ACTIVITY
Copy each line below containing "THEN".

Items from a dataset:
════════════════
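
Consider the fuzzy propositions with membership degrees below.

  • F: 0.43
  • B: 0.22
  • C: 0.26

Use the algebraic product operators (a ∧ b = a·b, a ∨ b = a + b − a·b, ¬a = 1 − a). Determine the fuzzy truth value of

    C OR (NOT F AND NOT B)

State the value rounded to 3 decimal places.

NOT F = 1 − 0.4300 = 0.5700
NOT B = 1 − 0.2200 = 0.7800
NOT F AND NOT B = a·b on (0.5700, 0.7800) = 0.4446
C OR (NOT F AND NOT B) = a + b − a·b on (0.2600, 0.4446) = 0.5890

0.589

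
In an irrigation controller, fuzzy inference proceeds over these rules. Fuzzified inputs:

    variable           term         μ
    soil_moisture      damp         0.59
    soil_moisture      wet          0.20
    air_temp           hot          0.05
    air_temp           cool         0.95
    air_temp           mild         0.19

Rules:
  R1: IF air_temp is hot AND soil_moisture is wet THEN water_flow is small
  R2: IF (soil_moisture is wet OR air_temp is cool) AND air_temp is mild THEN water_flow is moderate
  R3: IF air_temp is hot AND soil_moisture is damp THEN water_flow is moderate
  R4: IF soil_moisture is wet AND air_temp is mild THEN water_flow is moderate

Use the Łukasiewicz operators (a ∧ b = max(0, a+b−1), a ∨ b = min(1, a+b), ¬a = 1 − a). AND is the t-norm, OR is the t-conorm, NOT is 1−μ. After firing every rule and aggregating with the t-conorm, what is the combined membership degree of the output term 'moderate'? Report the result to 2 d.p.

0.19

R1: hot=0.05, wet=0.20; AND[max(0, a+b−1)] → w = 0.00
R2: (wet=0.20 OR cool=0.95) = 1.00; AND[max(0, a+b−1)] with mild=0.19 → w = 0.19
R3: hot=0.05, damp=0.59; AND[max(0, a+b−1)] → w = 0.00
R4: wet=0.20, mild=0.19; AND[max(0, a+b−1)] → w = 0.00
Rules with consequent 'moderate': {R2, R3, R4} → strengths 0.19, 0.00, 0.00
Aggregate via t-conorm [min(1, a+b)]: 0.19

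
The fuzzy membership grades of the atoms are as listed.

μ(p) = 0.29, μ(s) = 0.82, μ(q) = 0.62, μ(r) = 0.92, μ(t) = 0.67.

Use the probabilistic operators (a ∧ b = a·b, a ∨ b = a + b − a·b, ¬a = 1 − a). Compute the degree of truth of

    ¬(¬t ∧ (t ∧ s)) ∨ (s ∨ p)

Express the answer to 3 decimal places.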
════════════════
RESPONSE BOX
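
  R1: IF air_temp is hot AND soil_moisture is wet THEN water_flow is small
  R2: IF (soil_moisture is wet OR air_temp is cool) AND air_temp is mild THEN water_flow is moderate
  R3: IF air_temp is hot AND soil_moisture is damp THEN water_flow is moderate
  R4: IF soil_moisture is wet AND air_temp is mild THEN water_flow is moderate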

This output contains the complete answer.